Dataset entries
▼
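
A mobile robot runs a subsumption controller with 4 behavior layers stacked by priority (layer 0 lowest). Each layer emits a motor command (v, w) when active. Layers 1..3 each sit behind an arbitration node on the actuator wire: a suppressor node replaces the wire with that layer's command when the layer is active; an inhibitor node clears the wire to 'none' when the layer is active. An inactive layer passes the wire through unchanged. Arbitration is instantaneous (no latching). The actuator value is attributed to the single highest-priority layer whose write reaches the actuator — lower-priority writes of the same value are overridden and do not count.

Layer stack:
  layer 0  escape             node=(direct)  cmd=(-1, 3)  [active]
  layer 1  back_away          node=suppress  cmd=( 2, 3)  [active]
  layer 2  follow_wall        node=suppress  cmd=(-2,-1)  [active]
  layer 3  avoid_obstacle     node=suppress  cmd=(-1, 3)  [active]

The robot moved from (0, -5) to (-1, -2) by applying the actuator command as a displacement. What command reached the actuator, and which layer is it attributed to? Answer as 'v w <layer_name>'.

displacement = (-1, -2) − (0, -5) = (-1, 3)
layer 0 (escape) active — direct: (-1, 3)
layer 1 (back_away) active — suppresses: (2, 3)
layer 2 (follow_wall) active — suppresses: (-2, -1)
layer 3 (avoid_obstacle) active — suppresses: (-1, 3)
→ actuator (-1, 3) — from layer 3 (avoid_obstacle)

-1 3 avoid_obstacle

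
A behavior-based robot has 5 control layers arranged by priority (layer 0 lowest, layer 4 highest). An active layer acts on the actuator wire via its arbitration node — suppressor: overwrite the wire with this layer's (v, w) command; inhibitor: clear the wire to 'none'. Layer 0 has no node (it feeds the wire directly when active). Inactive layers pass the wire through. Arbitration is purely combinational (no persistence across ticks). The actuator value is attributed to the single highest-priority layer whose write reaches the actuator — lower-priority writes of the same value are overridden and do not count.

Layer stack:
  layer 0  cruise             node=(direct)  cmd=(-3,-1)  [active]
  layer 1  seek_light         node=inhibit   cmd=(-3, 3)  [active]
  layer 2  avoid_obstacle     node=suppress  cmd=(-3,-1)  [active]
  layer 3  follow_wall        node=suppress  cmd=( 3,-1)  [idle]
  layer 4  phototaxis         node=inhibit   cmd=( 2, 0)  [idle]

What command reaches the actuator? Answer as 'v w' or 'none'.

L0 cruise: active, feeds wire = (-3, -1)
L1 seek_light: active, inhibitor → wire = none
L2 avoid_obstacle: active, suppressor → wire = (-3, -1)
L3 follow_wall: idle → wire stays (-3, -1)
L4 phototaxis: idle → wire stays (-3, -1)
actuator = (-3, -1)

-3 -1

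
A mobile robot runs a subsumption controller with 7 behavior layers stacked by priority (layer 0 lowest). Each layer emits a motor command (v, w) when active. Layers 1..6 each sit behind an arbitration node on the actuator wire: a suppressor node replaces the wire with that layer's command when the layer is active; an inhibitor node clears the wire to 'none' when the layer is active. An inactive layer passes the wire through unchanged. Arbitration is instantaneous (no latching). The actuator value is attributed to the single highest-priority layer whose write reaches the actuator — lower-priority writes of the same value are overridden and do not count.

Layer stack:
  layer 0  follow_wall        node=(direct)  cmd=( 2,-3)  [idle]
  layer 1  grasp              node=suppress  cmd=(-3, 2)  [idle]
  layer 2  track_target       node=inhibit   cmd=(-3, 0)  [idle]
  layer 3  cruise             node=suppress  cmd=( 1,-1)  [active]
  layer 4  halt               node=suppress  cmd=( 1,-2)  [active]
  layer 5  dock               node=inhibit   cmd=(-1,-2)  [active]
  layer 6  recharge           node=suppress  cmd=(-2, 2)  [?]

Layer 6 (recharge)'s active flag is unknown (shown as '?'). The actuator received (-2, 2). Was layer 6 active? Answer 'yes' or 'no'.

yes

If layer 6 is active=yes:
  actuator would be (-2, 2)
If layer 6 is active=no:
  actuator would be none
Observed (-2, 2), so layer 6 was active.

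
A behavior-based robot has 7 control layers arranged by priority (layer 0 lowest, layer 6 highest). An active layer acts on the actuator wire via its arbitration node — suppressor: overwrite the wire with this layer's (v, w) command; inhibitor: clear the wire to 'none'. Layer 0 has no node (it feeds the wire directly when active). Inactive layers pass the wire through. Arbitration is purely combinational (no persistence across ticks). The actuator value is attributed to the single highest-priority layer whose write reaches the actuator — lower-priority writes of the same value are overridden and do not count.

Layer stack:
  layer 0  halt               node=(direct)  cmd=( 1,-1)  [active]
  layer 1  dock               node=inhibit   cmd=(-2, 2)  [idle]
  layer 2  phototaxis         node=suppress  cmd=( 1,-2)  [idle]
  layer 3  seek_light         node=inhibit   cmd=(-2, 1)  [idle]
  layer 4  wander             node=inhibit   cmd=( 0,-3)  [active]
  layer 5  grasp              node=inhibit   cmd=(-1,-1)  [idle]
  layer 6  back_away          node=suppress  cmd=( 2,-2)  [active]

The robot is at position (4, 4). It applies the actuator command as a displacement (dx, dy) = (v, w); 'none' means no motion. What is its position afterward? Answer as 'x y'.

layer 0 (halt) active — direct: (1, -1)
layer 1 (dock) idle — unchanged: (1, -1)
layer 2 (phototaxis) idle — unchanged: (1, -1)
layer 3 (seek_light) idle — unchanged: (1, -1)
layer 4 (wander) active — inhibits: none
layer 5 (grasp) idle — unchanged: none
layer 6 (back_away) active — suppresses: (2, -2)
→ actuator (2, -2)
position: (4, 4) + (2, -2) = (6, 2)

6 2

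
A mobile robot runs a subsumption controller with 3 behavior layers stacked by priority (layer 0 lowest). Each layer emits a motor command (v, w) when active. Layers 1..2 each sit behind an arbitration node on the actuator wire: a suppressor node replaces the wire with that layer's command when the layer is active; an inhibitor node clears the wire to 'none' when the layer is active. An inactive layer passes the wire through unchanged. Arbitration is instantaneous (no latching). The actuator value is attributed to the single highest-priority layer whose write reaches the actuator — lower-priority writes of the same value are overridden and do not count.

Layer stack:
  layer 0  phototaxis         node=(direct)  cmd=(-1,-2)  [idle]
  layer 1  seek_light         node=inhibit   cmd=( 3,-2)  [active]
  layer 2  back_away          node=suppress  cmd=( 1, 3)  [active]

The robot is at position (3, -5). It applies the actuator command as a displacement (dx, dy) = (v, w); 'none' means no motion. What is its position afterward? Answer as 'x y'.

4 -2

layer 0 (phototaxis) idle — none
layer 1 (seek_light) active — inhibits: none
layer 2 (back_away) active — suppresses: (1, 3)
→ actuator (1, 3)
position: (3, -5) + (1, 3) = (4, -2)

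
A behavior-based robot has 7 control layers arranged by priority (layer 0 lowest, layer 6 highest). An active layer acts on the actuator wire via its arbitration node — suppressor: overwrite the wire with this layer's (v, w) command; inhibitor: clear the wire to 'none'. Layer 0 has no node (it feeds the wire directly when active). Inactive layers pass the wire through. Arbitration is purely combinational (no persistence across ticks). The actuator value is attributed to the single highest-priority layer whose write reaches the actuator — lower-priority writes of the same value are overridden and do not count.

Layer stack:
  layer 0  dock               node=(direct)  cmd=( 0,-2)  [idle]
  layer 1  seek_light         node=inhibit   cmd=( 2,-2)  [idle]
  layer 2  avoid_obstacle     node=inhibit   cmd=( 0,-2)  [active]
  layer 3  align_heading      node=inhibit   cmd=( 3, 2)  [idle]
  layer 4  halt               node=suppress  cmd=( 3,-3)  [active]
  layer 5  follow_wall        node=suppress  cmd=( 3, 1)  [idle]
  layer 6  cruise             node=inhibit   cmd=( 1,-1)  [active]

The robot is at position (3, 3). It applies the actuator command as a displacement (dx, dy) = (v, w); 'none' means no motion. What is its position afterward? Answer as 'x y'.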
▲
## Problem details
Repeat each record verbatim.

## Response box
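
A mobile robot runs a subsumption controller with 4 behavior layers stacked by priority (layer 0 lowest). Each layer emits a motor command (v, w) when active. Layers 1..3 each sit behind an arbitration node on the actuator wire: a suppressor node replaces the wire with that layer's command when the layer is active; an inhibitor node clears the wire to 'none' when the layer is active. An inactive layer passes the wire through unchanged. Arbitration is instantaneous (no latching). The actuator value is attributed to the single highest-priority layer whose write reaches the actuator — lower-priority writes of the same value are overridden and do not count.

Layer stack:
  layer 0  escape             node=(direct)  cmd=(-1, 3)  [active]
  layer 1  back_away          node=suppress  cmd=( 2, 3)  [active]
  layer 2  follow_wall        node=suppress  cmd=(-2,-1)  [active]
  layer 3  avoid_obstacle     node=suppress  cmd=(-1, 3)  [active]

The robot moved from (0, -5) to (-1, -2) by applying the actuator command as a displacement. What command reached the actuator, and which layer is it attributed to? Answer as 'v w <layer_name>'.

displacement = (-1, -2) − (0, -5) = (-1, 3)
layer 0 (escape) active — direct: (-1, 3)
layer 1 (back_away) active — suppresses: (2, 3)
layer 2 (follow_wall) active — suppresses: (-2, -1)
layer 3 (avoid_obstacle) active — suppresses: (-1, 3)
→ actuator (-1, 3) — from layer 3 (avoid_obstacle)

-1 3 avoid_obstacle

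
A behavior-based robot has 5 control layers arranged by priority (layer 0 lowest, layer 4 highest). An active layer acts on the actuator wire via its arbitration node — suppressor: overwrite the wire with this layer's (v, w) command; inhibitor: clear the wire to 'none'. Layer 0 has no node (it feeds the wire directly when active). Inactive layers pass the wire through. Arbitration is purely combinational (no persistence across ticks). The actuator value is attributed to the single highest-priority layer whose write reaches the actuator — lower-priority writes of the same value are overridden and do not count.

Layer stack:
  layer 0  cruise             node=(direct)  cmd=(-3,-1)  [active]
  layer 1  seek_light         node=inhibit   cmd=(-3, 3)  [active]
  layer 2  avoid_obstacle     node=suppress  cmd=(-3,-1)  [active]
  layer 3  follow_wall        node=suppress  cmd=( 3,-1)  [idle]
  layer 4  phototaxis         node=inhibit   cmd=( 2, 0)  [idle]

What command reaches the actuator? Answer as 'v w' or 'none'.

L0 cruise: active, feeds wire = (-3, -1)
L1 seek_light: active, inhibitor → wire = none
L2 avoid_obstacle: active, suppressor → wire = (-3, -1)
L3 follow_wall: idle → wire stays (-3, -1)
L4 phototaxis: idle → wire stays (-3, -1)
actuator = (-3, -1)

-3 -1

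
A mobile robot runs a subsumption controller with 7 behavior layers stacked by priority (layer 0 lowest). Each layer emits a motor command (v, w) when active. Layers 1..6 each sit behind an arbitration node on the actuator wire: a suppressor node replaces the wire with that layer's command when the layer is active; an inhibitor node clears the wire to 'none' when the layer is active. An inactive layer passes the wire through unchanged. Arbitration is instantaneous (no latching). The actuator value is attributed to the single highest-priority layer whose write reaches the actuator — lower-priority writes of the same value are overridden and do not count.

Layer stack:
  layer 0  follow_wall        node=(direct)  cmd=( 2,-3)  [idle]
  layer 1  grasp              node=suppress  cmd=(-3, 2)  [idle]
  layer 2  track_target       node=inhibit   cmd=(-3, 0)  [idle]
  layer 3  cruise             node=suppress  cmd=( 1,-1)  [active]
  layer 4  halt               node=suppress  cmd=( 1,-2)  [active]
  layer 5  dock               node=inhibit   cmd=(-1,-2)  [active]
  layer 6  recharge           node=suppress  cmd=(-2, 2)  [?]

Layer 6 (recharge)'s active flag is unknown (shown as '?'). The actuator received (-2, 2). Was layer 6 active? Answer 'yes' or 'no'.

yes

If layer 6 is active=yes:
  actuator would be (-2, 2)
If layer 6 is active=no:
  actuator would be none
Observed (-2, 2), so layer 6 was active.

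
A behavior-based robot has 7 control layers arranged by priority (layer 0 lowest, layer 6 highest). An active layer acts on the actuator wire via its arbitration node — suppressor: overwrite the wire with this layer's (v, w) command; inhibitor: clear the wire to 'none'. Layer 0 has no node (it feeds the wire directly when active). Inactive layers pass the wire through. Arbitration is purely combinational (no persistence across ticks). The actuator value is attributed to the single highest-priority layer whose write reaches the actuator — lower-priority writes of the same value are overridden and do not count.

Layer stack:
  layer 0  halt               node=(direct)  cmd=( 1,-1)  [active]
  layer 1  dock               node=inhibit   cmd=(-2, 2)  [idle]
  layer 2  phototaxis         node=suppress  cmd=( 1,-2)  [idle]
  layer 3  seek_light         node=inhibit   cmd=(-2, 1)  [idle]
  layer 4  wander             node=inhibit   cmd=( 0,-3)  [active]
  layer 5  grasp              node=inhibit   cmd=(-1,-1)  [idle]
  layer 6  back_away          node=suppress  cmd=( 2,-2)  [active]

The robot is at position (4, 4). It applies the actuator command as a displacement (dx, dy) = (v, w); 'none' means no motion. What is its position afterward? Answer as 'x y'.

layer 0 (halt) active — direct: (1, -1)
layer 1 (dock) idle — unchanged: (1, -1)
layer 2 (phototaxis) idle — unchanged: (1, -1)
layer 3 (seek_light) idle — unchanged: (1, -1)
layer 4 (wander) active — inhibits: none
layer 5 (grasp) idle — unchanged: none
layer 6 (back_away) active — suppresses: (2, -2)
→ actuator (2, -2)
position: (4, 4) + (2, -2) = (6, 2)

6 2

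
A mobile robot runs a subsumption controller with 3 behavior layers stacked by priority (layer 0 lowest). Each layer emits a motor command (v, w) when active. Layers 1..2 each sit behind an arbitration node on the actuator wire: a suppressor node replaces the wire with that layer's command when the layer is active; an inhibitor node clears the wire to 'none' when the layer is active. An inactive layer passes the wire through unchanged. Arbitration is instantaneous (no latching). The actuator value is attributed to the single highest-priority layer whose write reaches the actuator — lower-priority writes of the same value are overridden and do not count.

Layer stack:
  layer 0  phototaxis         node=(direct)  cmd=(-1,-2)  [idle]
  layer 1  seek_light         node=inhibit   cmd=( 3,-2)  [active]
  layer 2  back_away          node=suppress  cmd=( 1, 3)  [active]

The robot is at position (3, -5). It applies the actuator command as a displacement (dx, dy) = (v, w); 'none' means no motion. What is its position afterward? Answer as 'x y'.

4 -2

layer 0 (phototaxis) idle — none
layer 1 (seek_light) active — inhibits: none
layer 2 (back_away) active — suppresses: (1, 3)
→ actuator (1, 3)
position: (3, -5) + (1, 3) = (4, -2)

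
A behavior-based robot has 7 control layers arranged by priority (layer 0 lowest, layer 6 highest). An active layer acts on the actuator wire via its arbitration node — suppressor: overwrite the wire with this layer's (v, w) command; inhibitor: clear the wire to 'none'. Layer 0 has no node (it feeds the wire directly when active). Inactive layers pass the wire through. Arbitration is purely combinational (no persistence across ticks). The actuator value is attributed to the single highest-priority layer whose write reaches the actuator — lower-priority writes of the same value are overridden and do not count.

Layer stack:
  layer 0  dock               node=(direct)  cmd=( 0,-2)  [idle]
  layer 1  seek_light         node=inhibit   cmd=( 2,-2)  [idle]
  layer 2  avoid_obstacle     node=inhibit   cmd=( 0,-2)  [active]
  layer 3  align_heading      node=inhibit   cmd=( 3, 2)  [idle]
  layer 4  halt               node=suppress  cmd=( 3,-3)  [active]
  layer 5  follow_wall        node=suppress  cmd=( 3, 1)  [idle]
  layer 6  cruise             node=inhibit   cmd=( 1,-1)  [active]

The robot is at position (3, 3). It applies the actuator command as a displacement (dx, dy) = (v, w); 'none' means no motion. What is its position afterward? Answer as 'x y'.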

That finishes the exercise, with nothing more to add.